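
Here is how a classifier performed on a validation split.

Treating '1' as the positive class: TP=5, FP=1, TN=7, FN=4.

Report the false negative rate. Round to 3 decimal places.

0.444

FNR = FN/(FN+TP) = 4/(4+5) = 0.444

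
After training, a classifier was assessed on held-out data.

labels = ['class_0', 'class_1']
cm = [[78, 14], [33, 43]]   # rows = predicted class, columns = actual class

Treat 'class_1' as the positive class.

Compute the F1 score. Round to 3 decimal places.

Precision = TP/(TP+FP) = 43/76 = 0.5658
Recall = TP/(TP+FN) = 43/57 = 0.7544
F1 = 2·TP/(2·TP+FP+FN) = 86/133 = 0.647

0.647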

════

> **TASK TO COMPLETE**
Please restate the material above exactly, line by line.

> **WRITTEN SOLUTION**
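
Here is how a classifier performed on a validation split.

Treating '1' as the positive class: TP=5, FP=1, TN=7, FN=4.

Report the false negative rate. Round to 3 decimal places.

0.444

FNR = FN/(FN+TP) = 4/(4+5) = 0.444

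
After training, a classifier was assessed on held-out data.

labels = ['class_0', 'class_1']
cm = [[78, 14], [33, 43]]   # rows = predicted class, columns = actual class

Treat 'class_1' as the positive class.

Compute the F1 score. Round to 3 decimal places.

Precision = TP/(TP+FP) = 43/76 = 0.5658
Recall = TP/(TP+FN) = 43/57 = 0.7544
F1 = 2·TP/(2·TP+FP+FN) = 86/133 = 0.647

0.647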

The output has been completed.